Dataset entries
·····

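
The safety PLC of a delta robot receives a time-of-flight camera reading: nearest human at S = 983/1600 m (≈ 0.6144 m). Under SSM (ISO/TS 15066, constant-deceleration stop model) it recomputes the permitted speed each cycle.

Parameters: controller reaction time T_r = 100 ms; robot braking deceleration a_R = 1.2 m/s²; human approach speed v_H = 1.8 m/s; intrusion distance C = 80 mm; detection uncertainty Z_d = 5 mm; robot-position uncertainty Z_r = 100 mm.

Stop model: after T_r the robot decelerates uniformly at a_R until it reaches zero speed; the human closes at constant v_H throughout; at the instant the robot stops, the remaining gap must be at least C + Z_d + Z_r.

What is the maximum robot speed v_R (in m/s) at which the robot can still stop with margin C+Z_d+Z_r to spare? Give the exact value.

collect terms ⇒ (5/12)·v_R² + (8/5)·v_R + (-399/1600) = 0
  disc = (8/5)² − 4·(5/12)·(-399/1600) = 4761/1600 ; √disc = 69/40
  v_R = (−(8/5) + 69/40) / (2·(5/12)) = 3/20 m/s
check:
braking lasts T_s = (3/20)/(6/5) = 0.1250 s
robot covers v_R·T_r = 0.1500·0.1000 = 0.0150 m before braking
braking distance = 0.1500²/(2·1.2000) = 0.0094 m
human closes 1.8000·0.2250 = 0.4050 m
residual clearance needed = 0.0800+0.0050+0.1000 = 0.1850 m
sum ≈ 0.0150+0.0094+0.4050+0.1850 ≈ 0.6144 m = S ✓

v_R_max = 3/20 m/s = 0.1500 m/s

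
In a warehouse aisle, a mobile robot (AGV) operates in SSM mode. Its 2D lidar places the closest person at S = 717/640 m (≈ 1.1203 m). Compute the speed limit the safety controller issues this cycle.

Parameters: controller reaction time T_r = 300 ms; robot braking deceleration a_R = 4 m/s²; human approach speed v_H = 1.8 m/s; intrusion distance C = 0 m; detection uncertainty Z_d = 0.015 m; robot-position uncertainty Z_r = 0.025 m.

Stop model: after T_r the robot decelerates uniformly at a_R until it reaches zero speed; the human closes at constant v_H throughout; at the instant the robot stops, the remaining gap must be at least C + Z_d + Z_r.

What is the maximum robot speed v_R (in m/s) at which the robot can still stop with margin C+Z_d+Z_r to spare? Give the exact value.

v_R_max = 13/20 m/s = 0.6500 m/s

collect terms ⇒ (1/8)·v_R² + (3/4)·v_R + (-1729/3200) = 0
  disc = (3/4)² − 4·(1/8)·(-1729/3200) = 5329/6400 ; √disc = 73/80
  v_R = (−(3/4) + 73/80) / (2·(1/8)) = 13/20 m/s
check:
braking lasts T_s = (13/20)/4 = 0.1625 s
robot covers v_R·T_r = 0.6500·0.3000 = 0.1950 m before braking
robot under decel: 0.6500²/(2·4.0000) = 0.0528 m
human over T_r+T_s: 1.8000·(0.3000+0.1625) = 0.8325 m
C+Z_d+Z_r = 0.0000+0.0150+0.0250 = 0.0400 m
sum ≈ 0.1950+0.0528+0.8325+0.0400 ≈ 1.1203 m = S ✓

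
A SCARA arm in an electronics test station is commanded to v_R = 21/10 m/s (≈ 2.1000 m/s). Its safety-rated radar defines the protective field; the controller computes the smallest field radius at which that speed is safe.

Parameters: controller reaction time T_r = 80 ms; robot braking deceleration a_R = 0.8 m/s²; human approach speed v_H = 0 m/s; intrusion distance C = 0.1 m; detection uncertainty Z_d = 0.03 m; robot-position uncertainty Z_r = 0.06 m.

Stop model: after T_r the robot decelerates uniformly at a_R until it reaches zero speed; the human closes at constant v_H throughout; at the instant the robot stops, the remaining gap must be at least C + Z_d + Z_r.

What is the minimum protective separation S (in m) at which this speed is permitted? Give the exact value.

braking lasts T_s = (21/10)/(4/5) = 2.6250 s
robot covers v_R·T_r = 2.1000·0.0800 = 0.1680 m before braking
robot covers 2.1000·2.6250 − ½·0.8000·2.6250² = 2.7563 m while stopping
human closes 0.0000·2.7050 = 0.0000 m
residual clearance needed = 0.1000+0.0300+0.0600 = 0.1900 m
S_min ≈ 0.1680+2.7563+0.0000+0.1900  ⇒  S_min = 12457/4000 m

S_min = 12457/4000 m = 3.1143 m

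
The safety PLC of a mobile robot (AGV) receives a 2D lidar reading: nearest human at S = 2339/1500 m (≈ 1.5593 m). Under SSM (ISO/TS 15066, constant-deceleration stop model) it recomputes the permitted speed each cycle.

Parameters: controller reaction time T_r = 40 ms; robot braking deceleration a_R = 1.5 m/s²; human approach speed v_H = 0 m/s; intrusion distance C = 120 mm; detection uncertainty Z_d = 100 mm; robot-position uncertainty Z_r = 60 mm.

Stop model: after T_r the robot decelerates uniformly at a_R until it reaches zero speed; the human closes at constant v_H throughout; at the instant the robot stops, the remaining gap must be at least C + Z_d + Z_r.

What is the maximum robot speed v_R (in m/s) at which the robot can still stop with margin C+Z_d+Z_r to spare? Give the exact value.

at the boundary: (1/3)·v² + (1/25)·v + (-1919/1500) = 0
  disc = (1/25)² − 4·(1/3)·(-1919/1500) = 9604/5625 ; √disc = 98/75
  v_R = (−(1/25) + 98/75) / (2·(1/3)) = 19/10 m/s
check:
T_s = v_R/a_R = (19/10)/(3/2) = 1.2667 s
reaction-phase robot travel = 1.9000·0.0400 = 0.0760 m
robot under decel: 1.9000²/(2·1.5000) = 1.2033 m
human over T_r+T_s: 0.0000·(0.0400+1.2667) = 0.0000 m
C+Z_d+Z_r = 0.1200+0.1000+0.0600 = 0.2800 m
sum ≈ 0.0760+1.2033+0.0000+0.2800 ≈ 1.5593 m = S ✓

v_R_max = 19/10 m/s = 1.9000 m/s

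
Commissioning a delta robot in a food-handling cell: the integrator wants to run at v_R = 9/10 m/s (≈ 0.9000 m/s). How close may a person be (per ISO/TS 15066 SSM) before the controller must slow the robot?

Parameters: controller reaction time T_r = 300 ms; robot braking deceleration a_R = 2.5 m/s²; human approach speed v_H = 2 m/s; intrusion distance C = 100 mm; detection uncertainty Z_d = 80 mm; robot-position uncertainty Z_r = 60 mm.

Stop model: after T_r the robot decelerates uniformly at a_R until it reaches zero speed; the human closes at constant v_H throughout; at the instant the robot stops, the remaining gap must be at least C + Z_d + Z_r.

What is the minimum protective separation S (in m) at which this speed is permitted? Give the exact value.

stop time T_s = (9/10)/(5/2) = 0.3600 s
robot covers v_R·T_r = 0.9000·0.3000 = 0.2700 m before braking
robot under decel: 0.9000²/(2·2.5000) = 0.1620 m
human over T_r+T_s: 2.0000·(0.3000+0.3600) = 1.3200 m
residual clearance needed = 0.1000+0.0800+0.0600 = 0.2400 m
S_min ≈ 0.2700+0.1620+1.3200+0.2400  ⇒  S_min = 249/125 m

S_min = 249/125 m = 1.9920 m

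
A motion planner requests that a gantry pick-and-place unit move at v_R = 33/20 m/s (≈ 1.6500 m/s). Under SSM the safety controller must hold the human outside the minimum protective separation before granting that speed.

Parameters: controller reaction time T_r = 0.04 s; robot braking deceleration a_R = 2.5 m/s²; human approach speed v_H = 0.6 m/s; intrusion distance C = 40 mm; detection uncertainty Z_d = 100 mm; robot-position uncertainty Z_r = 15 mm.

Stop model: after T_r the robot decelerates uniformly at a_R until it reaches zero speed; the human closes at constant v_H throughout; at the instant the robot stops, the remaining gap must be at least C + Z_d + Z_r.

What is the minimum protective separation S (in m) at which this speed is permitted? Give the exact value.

braking lasts T_s = (33/20)/(5/2) = 0.6600 s
robot in T_r: 1.6500·0.0400 = 0.0660 m
braking distance = 1.6500²/(2·2.5000) = 0.5445 m
person approaches 0.6000·(0.0400+0.6600) = 0.4200 m
residual clearance needed = 0.0400+0.1000+0.0150 = 0.1550 m
S_min ≈ 0.0660+0.5445+0.4200+0.1550  ⇒  S_min = 2371/2000 m

S_min = 2371/2000 m = 1.1855 m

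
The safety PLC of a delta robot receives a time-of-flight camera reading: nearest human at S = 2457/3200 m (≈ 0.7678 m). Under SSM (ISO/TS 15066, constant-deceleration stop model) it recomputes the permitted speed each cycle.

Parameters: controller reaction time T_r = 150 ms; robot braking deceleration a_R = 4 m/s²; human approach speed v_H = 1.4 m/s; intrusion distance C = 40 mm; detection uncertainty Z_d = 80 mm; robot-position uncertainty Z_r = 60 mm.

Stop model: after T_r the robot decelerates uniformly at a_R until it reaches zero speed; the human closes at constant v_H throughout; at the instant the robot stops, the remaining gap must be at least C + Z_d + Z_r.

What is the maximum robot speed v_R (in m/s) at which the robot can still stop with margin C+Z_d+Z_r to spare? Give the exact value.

collect terms ⇒ (1/8)·v_R² + (1/2)·v_R + (-1209/3200) = 0
  disc = (1/2)² − 4·(1/8)·(-1209/3200) = 2809/6400 ; √disc = 53/80
  v_R = (−(1/2) + 53/80) / (2·(1/8)) = 13/20 m/s
check:
stop time T_s = (13/20)/4 = 0.1625 s
robot in T_r: 0.6500·0.1500 = 0.0975 m
braking distance = 0.6500²/(2·4.0000) = 0.0528 m
human over T_r+T_s: 1.4000·(0.1500+0.1625) = 0.4375 m
residual clearance needed = 0.0400+0.0800+0.0600 = 0.1800 m
sum ≈ 0.0975+0.0528+0.4375+0.1800 ≈ 0.7678 m = S ✓

v_R_max = 13/20 m/s = 0.6500 m/s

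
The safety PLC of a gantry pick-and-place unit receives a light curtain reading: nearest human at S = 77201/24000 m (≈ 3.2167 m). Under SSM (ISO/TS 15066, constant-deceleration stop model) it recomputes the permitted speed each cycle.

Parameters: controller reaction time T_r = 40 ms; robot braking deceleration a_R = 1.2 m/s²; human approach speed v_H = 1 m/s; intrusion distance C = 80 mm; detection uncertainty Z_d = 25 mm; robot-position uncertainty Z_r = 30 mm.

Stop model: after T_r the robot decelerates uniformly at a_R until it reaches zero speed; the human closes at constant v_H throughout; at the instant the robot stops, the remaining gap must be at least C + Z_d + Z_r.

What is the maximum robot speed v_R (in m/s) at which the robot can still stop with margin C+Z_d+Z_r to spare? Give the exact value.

at the boundary: (5/12)·v² + (131/150)·v + (-73001/24000) = 0
  disc = (131/150)² − 4·(5/12)·(-73001/24000) = 233289/40000 ; √disc = 483/200
  v_R = (−(131/150) + 483/200) / (2·(5/12)) = 37/20 m/s
check:
stop time T_s = (37/20)/(6/5) = 1.5417 s
reaction-phase robot travel = 1.8500·0.0400 = 0.0740 m
braking distance = 1.8500²/(2·1.2000) = 1.4260 m
person approaches 1.0000·(0.0400+1.5417) = 1.5817 m
C+Z_d+Z_r = 0.0800+0.0250+0.0300 = 0.1350 m
sum ≈ 0.0740+1.4260+1.5817+0.1350 ≈ 3.2167 m = S ✓

v_R_max = 37/20 m/s = 1.8500 m/s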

·····

Which lines in the records above hold the string "nearest"? Copy each of them.

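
The safety PLC of a delta robot receives a time-of-flight camera reading: nearest human at S = 983/1600 m (≈ 0.6144 m). Under SSM (ISO/TS 15066, constant-deceleration stop model) it recomputes the permitted speed each cycle.
The safety PLC of a mobile robot (AGV) receives a 2D lidar reading: nearest human at S = 2339/1500 m (≈ 1.5593 m). Under SSM (ISO/TS 15066, constant-deceleration stop model) it recomputes the permitted speed each cycle.
The safety PLC of a delta robot receives a time-of-flight camera reading: nearest human at S = 2457/3200 m (≈ 0.7678 m). Under SSM (ISO/TS 15066, constant-deceleration stop model) it recomputes the permitted speed each cycle.
The safety PLC of a gantry pick-and-place unit receives a light curtain reading: nearest human at S = 77201/24000 m (≈ 3.2167 m). Under SSM (ISO/TS 15066, constant-deceleration stop model) it recomputes the permitted speed each cycle.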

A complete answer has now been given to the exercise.